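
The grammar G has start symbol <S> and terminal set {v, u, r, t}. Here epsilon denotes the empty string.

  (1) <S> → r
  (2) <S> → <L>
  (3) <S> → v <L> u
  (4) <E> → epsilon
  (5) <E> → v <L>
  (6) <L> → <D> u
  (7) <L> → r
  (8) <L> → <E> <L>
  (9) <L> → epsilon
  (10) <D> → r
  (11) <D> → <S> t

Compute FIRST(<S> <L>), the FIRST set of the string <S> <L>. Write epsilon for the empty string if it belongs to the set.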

◇ ◇ ◇

▶ _Prompt_:
In the material above, how many lines contain "string"? Reply with only the number.

▶ _Reply_:
2